**Required work**:
Word for word, give the entries back.

**Stored data**:
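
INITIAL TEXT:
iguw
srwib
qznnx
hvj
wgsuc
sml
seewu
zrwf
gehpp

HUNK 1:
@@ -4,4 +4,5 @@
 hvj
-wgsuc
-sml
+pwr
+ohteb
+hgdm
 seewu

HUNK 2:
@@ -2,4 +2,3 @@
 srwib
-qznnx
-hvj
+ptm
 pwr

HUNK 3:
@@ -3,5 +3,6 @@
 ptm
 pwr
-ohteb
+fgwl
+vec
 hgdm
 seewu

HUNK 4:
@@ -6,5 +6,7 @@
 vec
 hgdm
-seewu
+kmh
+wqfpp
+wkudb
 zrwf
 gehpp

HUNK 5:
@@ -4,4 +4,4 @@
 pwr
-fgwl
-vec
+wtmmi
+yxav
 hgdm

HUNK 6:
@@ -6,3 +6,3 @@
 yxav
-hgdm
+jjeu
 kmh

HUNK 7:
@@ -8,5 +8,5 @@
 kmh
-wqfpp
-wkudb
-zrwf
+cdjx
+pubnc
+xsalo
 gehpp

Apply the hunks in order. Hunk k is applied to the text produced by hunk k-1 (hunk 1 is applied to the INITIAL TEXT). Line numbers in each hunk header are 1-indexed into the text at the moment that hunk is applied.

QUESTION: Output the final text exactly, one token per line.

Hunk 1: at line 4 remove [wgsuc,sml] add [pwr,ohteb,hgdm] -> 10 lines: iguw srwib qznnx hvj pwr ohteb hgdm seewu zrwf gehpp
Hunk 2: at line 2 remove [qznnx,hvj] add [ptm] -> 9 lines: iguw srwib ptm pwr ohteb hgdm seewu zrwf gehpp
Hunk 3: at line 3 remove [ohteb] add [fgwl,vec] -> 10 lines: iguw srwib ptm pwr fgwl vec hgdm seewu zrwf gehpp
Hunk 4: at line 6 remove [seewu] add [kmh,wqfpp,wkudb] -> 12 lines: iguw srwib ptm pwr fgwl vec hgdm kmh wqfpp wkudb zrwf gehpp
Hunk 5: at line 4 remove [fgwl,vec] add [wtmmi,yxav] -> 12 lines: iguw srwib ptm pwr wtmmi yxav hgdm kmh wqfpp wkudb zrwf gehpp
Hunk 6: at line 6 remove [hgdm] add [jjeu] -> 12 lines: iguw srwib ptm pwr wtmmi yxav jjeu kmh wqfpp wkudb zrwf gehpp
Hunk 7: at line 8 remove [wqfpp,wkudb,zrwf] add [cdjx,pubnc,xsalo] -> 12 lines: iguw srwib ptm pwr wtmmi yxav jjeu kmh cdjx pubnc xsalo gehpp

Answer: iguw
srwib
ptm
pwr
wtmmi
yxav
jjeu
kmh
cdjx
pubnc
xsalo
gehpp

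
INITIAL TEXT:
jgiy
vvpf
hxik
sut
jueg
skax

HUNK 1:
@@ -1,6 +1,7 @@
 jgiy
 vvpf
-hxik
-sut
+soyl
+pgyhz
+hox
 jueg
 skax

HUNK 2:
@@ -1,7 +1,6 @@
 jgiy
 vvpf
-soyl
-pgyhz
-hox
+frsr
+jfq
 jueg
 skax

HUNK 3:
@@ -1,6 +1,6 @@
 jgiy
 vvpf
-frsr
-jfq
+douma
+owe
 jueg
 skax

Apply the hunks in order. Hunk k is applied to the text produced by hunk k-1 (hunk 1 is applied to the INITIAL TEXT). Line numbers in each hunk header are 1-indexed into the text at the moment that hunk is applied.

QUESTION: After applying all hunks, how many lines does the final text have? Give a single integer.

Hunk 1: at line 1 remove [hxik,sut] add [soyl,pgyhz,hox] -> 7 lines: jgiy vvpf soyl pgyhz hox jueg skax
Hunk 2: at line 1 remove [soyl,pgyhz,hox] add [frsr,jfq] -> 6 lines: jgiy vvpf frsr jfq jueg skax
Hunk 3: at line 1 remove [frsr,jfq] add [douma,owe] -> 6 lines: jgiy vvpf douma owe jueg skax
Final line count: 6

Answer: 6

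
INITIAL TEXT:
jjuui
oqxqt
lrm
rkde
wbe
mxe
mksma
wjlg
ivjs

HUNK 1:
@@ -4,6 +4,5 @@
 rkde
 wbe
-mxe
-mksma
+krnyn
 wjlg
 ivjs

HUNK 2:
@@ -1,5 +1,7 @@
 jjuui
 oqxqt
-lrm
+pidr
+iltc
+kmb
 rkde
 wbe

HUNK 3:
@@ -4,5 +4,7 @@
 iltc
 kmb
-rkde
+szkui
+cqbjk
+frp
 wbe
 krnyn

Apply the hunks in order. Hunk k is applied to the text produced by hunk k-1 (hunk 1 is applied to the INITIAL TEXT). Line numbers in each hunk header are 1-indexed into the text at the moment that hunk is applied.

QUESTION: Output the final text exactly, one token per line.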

**Task answer**:
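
INITIAL TEXT:
iguw
srwib
qznnx
hvj
wgsuc
sml
seewu
zrwf
gehpp

HUNK 1:
@@ -4,4 +4,5 @@
 hvj
-wgsuc
-sml
+pwr
+ohteb
+hgdm
 seewu

HUNK 2:
@@ -2,4 +2,3 @@
 srwib
-qznnx
-hvj
+ptm
 pwr

HUNK 3:
@@ -3,5 +3,6 @@
 ptm
 pwr
-ohteb
+fgwl
+vec
 hgdm
 seewu

HUNK 4:
@@ -6,5 +6,7 @@
 vec
 hgdm
-seewu
+kmh
+wqfpp
+wkudb
 zrwf
 gehpp

HUNK 5:
@@ -4,4 +4,4 @@
 pwr
-fgwl
-vec
+wtmmi
+yxav
 hgdm

HUNK 6:
@@ -6,3 +6,3 @@
 yxav
-hgdm
+jjeu
 kmh

HUNK 7:
@@ -8,5 +8,5 @@
 kmh
-wqfpp
-wkudb
-zrwf
+cdjx
+pubnc
+xsalo
 gehpp

Apply the hunks in order. Hunk k is applied to the text produced by hunk k-1 (hunk 1 is applied to the INITIAL TEXT). Line numbers in each hunk header are 1-indexed into the text at the moment that hunk is applied.

QUESTION: Output the final text exactly, one token per line.

Hunk 1: at line 4 remove [wgsuc,sml] add [pwr,ohteb,hgdm] -> 10 lines: iguw srwib qznnx hvj pwr ohteb hgdm seewu zrwf gehpp
Hunk 2: at line 2 remove [qznnx,hvj] add [ptm] -> 9 lines: iguw srwib ptm pwr ohteb hgdm seewu zrwf gehpp
Hunk 3: at line 3 remove [ohteb] add [fgwl,vec] -> 10 lines: iguw srwib ptm pwr fgwl vec hgdm seewu zrwf gehpp
Hunk 4: at line 6 remove [seewu] add [kmh,wqfpp,wkudb] -> 12 lines: iguw srwib ptm pwr fgwl vec hgdm kmh wqfpp wkudb zrwf gehpp
Hunk 5: at line 4 remove [fgwl,vec] add [wtmmi,yxav] -> 12 lines: iguw srwib ptm pwr wtmmi yxav hgdm kmh wqfpp wkudb zrwf gehpp
Hunk 6: at line 6 remove [hgdm] add [jjeu] -> 12 lines: iguw srwib ptm pwr wtmmi yxav jjeu kmh wqfpp wkudb zrwf gehpp
Hunk 7: at line 8 remove [wqfpp,wkudb,zrwf] add [cdjx,pubnc,xsalo] -> 12 lines: iguw srwib ptm pwr wtmmi yxav jjeu kmh cdjx pubnc xsalo gehpp

Answer: iguw
srwib
ptm
pwr
wtmmi
yxav
jjeu
kmh
cdjx
pubnc
xsalo
gehpp

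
INITIAL TEXT:
jgiy
vvpf
hxik
sut
jueg
skax

HUNK 1:
@@ -1,6 +1,7 @@
 jgiy
 vvpf
-hxik
-sut
+soyl
+pgyhz
+hox
 jueg
 skax

HUNK 2:
@@ -1,7 +1,6 @@
 jgiy
 vvpf
-soyl
-pgyhz
-hox
+frsr
+jfq
 jueg
 skax

HUNK 3:
@@ -1,6 +1,6 @@
 jgiy
 vvpf
-frsr
-jfq
+douma
+owe
 jueg
 skax

Apply the hunks in order. Hunk k is applied to the text produced by hunk k-1 (hunk 1 is applied to the INITIAL TEXT). Line numbers in each hunk header are 1-indexed into the text at the moment that hunk is applied.

QUESTION: After applying all hunks, how many lines does the final text have? Give a single integer.

Hunk 1: at line 1 remove [hxik,sut] add [soyl,pgyhz,hox] -> 7 lines: jgiy vvpf soyl pgyhz hox jueg skax
Hunk 2: at line 1 remove [soyl,pgyhz,hox] add [frsr,jfq] -> 6 lines: jgiy vvpf frsr jfq jueg skax
Hunk 3: at line 1 remove [frsr,jfq] add [douma,owe] -> 6 lines: jgiy vvpf douma owe jueg skax
Final line count: 6

Answer: 6

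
INITIAL TEXT:
jjuui
oqxqt
lrm
rkde
wbe
mxe
mksma
wjlg
ivjs

HUNK 1:
@@ -4,6 +4,5 @@
 rkde
 wbe
-mxe
-mksma
+krnyn
 wjlg
 ivjs

HUNK 2:
@@ -1,5 +1,7 @@
 jjuui
 oqxqt
-lrm
+pidr
+iltc
+kmb
 rkde
 wbe

HUNK 3:
@@ -4,5 +4,7 @@
 iltc
 kmb
-rkde
+szkui
+cqbjk
+frp
 wbe
 krnyn

Apply the hunks in order. Hunk k is applied to the text produced by hunk k-1 (hunk 1 is applied to the INITIAL TEXT). Line numbers in each hunk header are 1-indexed into the text at the moment that hunk is applied.

QUESTION: Output the final text exactly, one token per line.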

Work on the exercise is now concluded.